▸ Given data
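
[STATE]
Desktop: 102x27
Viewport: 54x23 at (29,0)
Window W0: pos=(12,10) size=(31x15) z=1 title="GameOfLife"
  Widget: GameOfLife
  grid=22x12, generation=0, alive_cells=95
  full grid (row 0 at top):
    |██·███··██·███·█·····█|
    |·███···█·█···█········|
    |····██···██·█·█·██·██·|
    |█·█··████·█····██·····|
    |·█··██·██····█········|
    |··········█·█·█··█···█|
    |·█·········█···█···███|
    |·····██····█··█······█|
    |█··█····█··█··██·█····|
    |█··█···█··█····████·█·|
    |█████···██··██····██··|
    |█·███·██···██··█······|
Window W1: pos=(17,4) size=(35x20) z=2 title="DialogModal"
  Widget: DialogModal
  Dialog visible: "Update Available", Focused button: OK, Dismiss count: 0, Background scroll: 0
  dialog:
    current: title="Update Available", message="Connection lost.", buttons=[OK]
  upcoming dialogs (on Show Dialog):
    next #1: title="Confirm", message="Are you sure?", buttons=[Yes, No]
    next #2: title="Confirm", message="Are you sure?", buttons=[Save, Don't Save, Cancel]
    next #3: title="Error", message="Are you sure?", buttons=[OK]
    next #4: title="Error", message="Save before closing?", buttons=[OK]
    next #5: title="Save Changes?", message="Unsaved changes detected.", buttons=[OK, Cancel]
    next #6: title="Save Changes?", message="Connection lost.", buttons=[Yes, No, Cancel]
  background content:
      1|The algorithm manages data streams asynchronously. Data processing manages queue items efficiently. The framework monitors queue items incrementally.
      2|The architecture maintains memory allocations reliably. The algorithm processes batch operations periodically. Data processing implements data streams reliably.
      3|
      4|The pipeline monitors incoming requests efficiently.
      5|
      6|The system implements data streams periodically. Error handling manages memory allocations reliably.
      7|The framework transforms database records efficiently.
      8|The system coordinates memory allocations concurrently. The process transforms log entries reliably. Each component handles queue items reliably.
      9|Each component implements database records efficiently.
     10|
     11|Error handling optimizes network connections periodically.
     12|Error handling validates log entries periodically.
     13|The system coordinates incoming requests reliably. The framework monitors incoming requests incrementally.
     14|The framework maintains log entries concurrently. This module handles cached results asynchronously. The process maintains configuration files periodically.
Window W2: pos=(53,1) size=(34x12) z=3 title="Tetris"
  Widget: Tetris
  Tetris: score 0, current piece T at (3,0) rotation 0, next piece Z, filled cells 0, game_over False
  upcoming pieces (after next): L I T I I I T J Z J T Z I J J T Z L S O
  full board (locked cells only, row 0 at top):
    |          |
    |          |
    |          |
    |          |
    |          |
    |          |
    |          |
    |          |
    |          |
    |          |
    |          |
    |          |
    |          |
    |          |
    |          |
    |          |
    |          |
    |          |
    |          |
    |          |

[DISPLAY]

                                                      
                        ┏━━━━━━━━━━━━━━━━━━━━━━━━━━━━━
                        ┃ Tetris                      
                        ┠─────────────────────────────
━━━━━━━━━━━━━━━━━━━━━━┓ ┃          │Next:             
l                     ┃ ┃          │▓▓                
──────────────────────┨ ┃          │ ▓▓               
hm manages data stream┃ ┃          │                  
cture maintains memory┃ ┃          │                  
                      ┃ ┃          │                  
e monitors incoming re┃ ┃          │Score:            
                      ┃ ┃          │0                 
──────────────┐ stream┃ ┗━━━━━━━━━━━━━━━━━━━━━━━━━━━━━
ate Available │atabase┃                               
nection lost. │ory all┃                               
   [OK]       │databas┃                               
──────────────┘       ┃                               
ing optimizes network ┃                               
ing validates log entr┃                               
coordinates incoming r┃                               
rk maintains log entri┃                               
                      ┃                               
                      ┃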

▸ Exercise objective
Locate the word "Widget" in the records and collect each line it appears in.

▸ Result for this exercise
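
  Widget: GameOfLife
  Widget: DialogModal
  Widget: Tetris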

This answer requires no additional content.